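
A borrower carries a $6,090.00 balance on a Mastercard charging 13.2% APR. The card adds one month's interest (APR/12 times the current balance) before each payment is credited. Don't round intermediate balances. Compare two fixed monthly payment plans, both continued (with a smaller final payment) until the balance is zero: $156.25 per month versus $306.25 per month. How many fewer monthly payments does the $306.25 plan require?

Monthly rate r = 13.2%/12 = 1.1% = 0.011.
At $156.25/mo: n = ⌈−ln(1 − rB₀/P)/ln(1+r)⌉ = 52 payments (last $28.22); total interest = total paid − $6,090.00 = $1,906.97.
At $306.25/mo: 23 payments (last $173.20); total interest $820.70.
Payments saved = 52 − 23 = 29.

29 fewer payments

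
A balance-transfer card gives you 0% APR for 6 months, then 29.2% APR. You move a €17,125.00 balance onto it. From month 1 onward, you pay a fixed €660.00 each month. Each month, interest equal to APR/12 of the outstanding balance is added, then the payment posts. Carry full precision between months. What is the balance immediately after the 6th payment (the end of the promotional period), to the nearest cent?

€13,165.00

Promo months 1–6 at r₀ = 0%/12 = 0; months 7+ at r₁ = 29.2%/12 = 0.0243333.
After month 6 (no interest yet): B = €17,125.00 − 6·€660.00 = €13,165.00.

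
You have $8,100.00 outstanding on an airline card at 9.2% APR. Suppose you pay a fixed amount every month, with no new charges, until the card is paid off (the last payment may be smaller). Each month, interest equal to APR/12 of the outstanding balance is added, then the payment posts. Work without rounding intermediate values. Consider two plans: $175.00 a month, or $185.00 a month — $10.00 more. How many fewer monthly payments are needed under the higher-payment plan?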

• What is being asked:
All records above must be returned exactly as they appear.

• Solution for this exercise:
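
A borrower carries a $6,090.00 balance on a Mastercard charging 13.2% APR. The card adds one month's interest (APR/12 times the current balance) before each payment is credited. Don't round intermediate balances. Compare two fixed monthly payment plans, both continued (with a smaller final payment) until the balance is zero: $156.25 per month versus $306.25 per month. How many fewer monthly payments does the $306.25 plan require?

Monthly rate r = 13.2%/12 = 1.1% = 0.011.
At $156.25/mo: n = ⌈−ln(1 − rB₀/P)/ln(1+r)⌉ = 52 payments (last $28.22); total interest = total paid − $6,090.00 = $1,906.97.
At $306.25/mo: 23 payments (last $173.20); total interest $820.70.
Payments saved = 52 − 23 = 29.

29 fewer payments

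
A balance-transfer card gives you 0% APR for 6 months, then 29.2% APR. You move a €17,125.00 balance onto it. From month 1 onward, you pay a fixed €660.00 each month. Each month, interest equal to APR/12 of the outstanding balance is added, then the payment posts. Carry full precision between months. What is the balance immediately after the 6th payment (the end of the promotional period), to the nearest cent?

€13,165.00

Promo months 1–6 at r₀ = 0%/12 = 0; months 7+ at r₁ = 29.2%/12 = 0.0243333.
After month 6 (no interest yet): B = €17,125.00 − 6·€660.00 = €13,165.00.

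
You have $8,100.00 outstanding on an airline card at 9.2% APR. Suppose you pay a fixed amount every month, with no new charges, until the card is paid off (the last payment may be smaller). Each month, interest equal to APR/12 of the outstanding balance is added, then the payment posts. Work without rounding intermediate values. Consider two plans: $175.00 a month, or $185.00 a month — $10.00 more. How many fewer monthly payments are needed under the higher-payment plan?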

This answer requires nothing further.